Aim of the exercise: Restate word for word the entries below, starting with the line with "When the driver advances" and continuing through the line with "After the driver advances N tooth-steps, which". Include both of those lines and no others.

Exercise data:
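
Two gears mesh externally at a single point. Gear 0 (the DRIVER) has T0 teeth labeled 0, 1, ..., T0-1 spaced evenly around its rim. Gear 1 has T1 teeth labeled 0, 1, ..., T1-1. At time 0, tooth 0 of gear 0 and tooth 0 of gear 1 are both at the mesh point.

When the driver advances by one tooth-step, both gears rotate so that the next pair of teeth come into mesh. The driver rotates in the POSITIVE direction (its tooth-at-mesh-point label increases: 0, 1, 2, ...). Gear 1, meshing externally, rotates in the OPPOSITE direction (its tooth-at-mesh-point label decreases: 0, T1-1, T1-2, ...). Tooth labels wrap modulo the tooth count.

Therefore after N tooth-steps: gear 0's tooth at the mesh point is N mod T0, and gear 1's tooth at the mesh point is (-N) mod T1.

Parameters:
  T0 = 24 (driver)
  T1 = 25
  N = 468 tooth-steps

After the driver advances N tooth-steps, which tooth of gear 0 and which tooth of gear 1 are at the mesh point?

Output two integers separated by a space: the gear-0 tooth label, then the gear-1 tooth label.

Gear 0 (driver, T0=24): tooth at mesh = N mod T0
  468 = 19 * 24 + 12, so 468 mod 24 = 12
  gear 0 tooth = 12
Gear 1 (driven, T1=25): tooth at mesh = (-N) mod T1
  468 = 18 * 25 + 18, so 468 mod 25 = 18
  (-468) mod 25 = (-18) mod 25 = 25 - 18 = 7
Mesh after 468 steps: gear-0 tooth 12 meets gear-1 tooth 7

Answer: 12 7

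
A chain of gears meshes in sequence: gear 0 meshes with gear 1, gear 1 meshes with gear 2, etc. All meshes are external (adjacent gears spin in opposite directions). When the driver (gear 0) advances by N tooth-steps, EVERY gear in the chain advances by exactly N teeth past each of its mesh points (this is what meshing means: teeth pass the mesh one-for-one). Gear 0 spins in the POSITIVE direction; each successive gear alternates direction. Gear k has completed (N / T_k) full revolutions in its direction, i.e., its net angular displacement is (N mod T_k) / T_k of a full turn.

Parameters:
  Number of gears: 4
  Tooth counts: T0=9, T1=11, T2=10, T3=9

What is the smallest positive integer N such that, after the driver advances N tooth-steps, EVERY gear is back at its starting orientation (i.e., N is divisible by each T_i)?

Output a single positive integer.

Answer: 990

Derivation:
Gear k returns to start when N is a multiple of T_k.
All gears at start simultaneously when N is a common multiple of [9, 11, 10, 9]; the smallest such N is lcm(9, 11, 10, 9).
Start: lcm = T0 = 9
Fold in T1=11: gcd(9, 11) = 1; lcm(9, 11) = 9 * 11 / 1 = 99 / 1 = 99
Fold in T2=10: gcd(99, 10) = 1; lcm(99, 10) = 99 * 10 / 1 = 990 / 1 = 990
Fold in T3=9: gcd(990, 9) = 9; lcm(990, 9) = 990 * 9 / 9 = 8910 / 9 = 990
Full cycle length = 990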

Solution to the problem:
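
When the driver advances by one tooth-step, both gears rotate so that the next pair of teeth come into mesh. The driver rotates in the POSITIVE direction (its tooth-at-mesh-point label increases: 0, 1, 2, ...). Gear 1, meshing externally, rotates in the OPPOSITE direction (its tooth-at-mesh-point label decreases: 0, T1-1, T1-2, ...). Tooth labels wrap modulo the tooth count.

Therefore after N tooth-steps: gear 0's tooth at the mesh point is N mod T0, and gear 1's tooth at the mesh point is (-N) mod T1.

Parameters:
  T0 = 24 (driver)
  T1 = 25
  N = 468 tooth-steps

After the driver advances N tooth-steps, which tooth of gear 0 and which tooth of gear 1 are at the mesh point?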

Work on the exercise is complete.